(Data excerpts)
______________________________

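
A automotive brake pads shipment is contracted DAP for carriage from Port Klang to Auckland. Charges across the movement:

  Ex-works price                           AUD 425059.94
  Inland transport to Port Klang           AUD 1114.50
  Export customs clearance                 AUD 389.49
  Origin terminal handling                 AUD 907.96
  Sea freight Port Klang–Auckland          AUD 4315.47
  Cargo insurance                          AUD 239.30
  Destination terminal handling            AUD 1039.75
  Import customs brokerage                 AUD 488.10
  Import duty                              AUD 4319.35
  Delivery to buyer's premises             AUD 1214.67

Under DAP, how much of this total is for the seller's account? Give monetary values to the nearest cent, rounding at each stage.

DAP: the seller bears all costs to the named destination except import duty and clearance.
Seller's account: goods 425059.94 + inland to port 1114.50 + export clearance 389.49 + origin terminal 907.96 + freight 4315.47 + insurance 239.30 + destination terminal 1039.75 + delivery 1214.67 = 434281.08
Buyer's account: brokerage 488.10 + duty 4319.35 = 4807.45

Seller's account: AUD 434281.08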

______________________________

- Prompt -
For each record above, print an exact copy.

- Response area -
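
A automotive brake pads shipment is contracted DAP for carriage from Port Klang to Auckland. Charges across the movement:

  Ex-works price                           AUD 425059.94
  Inland transport to Port Klang           AUD 1114.50
  Export customs clearance                 AUD 389.49
  Origin terminal handling                 AUD 907.96
  Sea freight Port Klang–Auckland          AUD 4315.47
  Cargo insurance                          AUD 239.30
  Destination terminal handling            AUD 1039.75
  Import customs brokerage                 AUD 488.10
  Import duty                              AUD 4319.35
  Delivery to buyer's premises             AUD 1214.67

Under DAP, how much of this total is for the seller's account? Give monetary values to the nearest cent, rounding at each stage.

DAP: the seller bears all costs to the named destination except import duty and clearance.
Seller's account: goods 425059.94 + inland to port 1114.50 + export clearance 389.49 + origin terminal 907.96 + freight 4315.47 + insurance 239.30 + destination terminal 1039.75 + delivery 1214.67 = 434281.08
Buyer's account: brokerage 488.10 + duty 4319.35 = 4807.45

Seller's account: AUD 434281.08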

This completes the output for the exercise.